BEGIN DATASET EXTRACT

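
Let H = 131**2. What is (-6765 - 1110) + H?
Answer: 9286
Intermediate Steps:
H = 17161
(-6765 - 1110) + H = (-6765 - 1110) + 17161 = -7875 + 17161 = 9286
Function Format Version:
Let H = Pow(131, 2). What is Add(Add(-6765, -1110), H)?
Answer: 9286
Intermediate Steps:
H = 17161
Add(Add(-6765, -1110), H) = Add(Add(-6765, -1110), 17161) = Add(-7875, 17161) = 9286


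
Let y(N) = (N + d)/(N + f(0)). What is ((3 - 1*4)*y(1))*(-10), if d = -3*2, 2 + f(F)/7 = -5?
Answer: 25/24 ≈ 1.0417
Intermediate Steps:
f(F) = -49 (f(F) = -14 + 7*(-5) = -14 - 35 = -49)
d = -6
y(N) = (-6 + N)/(-49 + N) (y(N) = (N - 6)/(N - 49) = (-6 + N)/(-49 + N))
((3 - 1*4)*y(1))*(-10) = ((3 - 1*4)*((-6 + 1)/(-49 + 1)))*(-10) = ((3 - 4)*(-5/(-48)))*(-10) = -(-1)*(-5)/48*(-10) = -1*5/48*(-10) = -5/48*(-10) = 25/24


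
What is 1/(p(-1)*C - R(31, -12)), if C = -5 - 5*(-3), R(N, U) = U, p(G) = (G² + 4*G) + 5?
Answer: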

END DATASET EXTRACT

Give back each record above exactly as written.

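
Let H = 131**2. What is (-6765 - 1110) + H?
Answer: 9286
Intermediate Steps:
H = 17161
(-6765 - 1110) + H = (-6765 - 1110) + 17161 = -7875 + 17161 = 9286
Function Format Version:
Let H = Pow(131, 2). What is Add(Add(-6765, -1110), H)?
Answer: 9286
Intermediate Steps:
H = 17161
Add(Add(-6765, -1110), H) = Add(Add(-6765, -1110), 17161) = Add(-7875, 17161) = 9286


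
Let y(N) = (N + d)/(N + f(0)). What is ((3 - 1*4)*y(1))*(-10), if d = -3*2, 2 + f(F)/7 = -5?
Answer: 25/24 ≈ 1.0417
Intermediate Steps:
f(F) = -49 (f(F) = -14 + 7*(-5) = -14 - 35 = -49)
d = -6
y(N) = (-6 + N)/(-49 + N) (y(N) = (N - 6)/(N - 49) = (-6 + N)/(-49 + N))
((3 - 1*4)*y(1))*(-10) = ((3 - 1*4)*((-6 + 1)/(-49 + 1)))*(-10) = ((3 - 4)*(-5/(-48)))*(-10) = -(-1)*(-5)/48*(-10) = -1*5/48*(-10) = -5/48*(-10) = 25/24


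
What is 1/(p(-1)*C - R(31, -12)), if C = -5 - 5*(-3), R(N, U) = U, p(G) = (G² + 4*G) + 5?
Answer: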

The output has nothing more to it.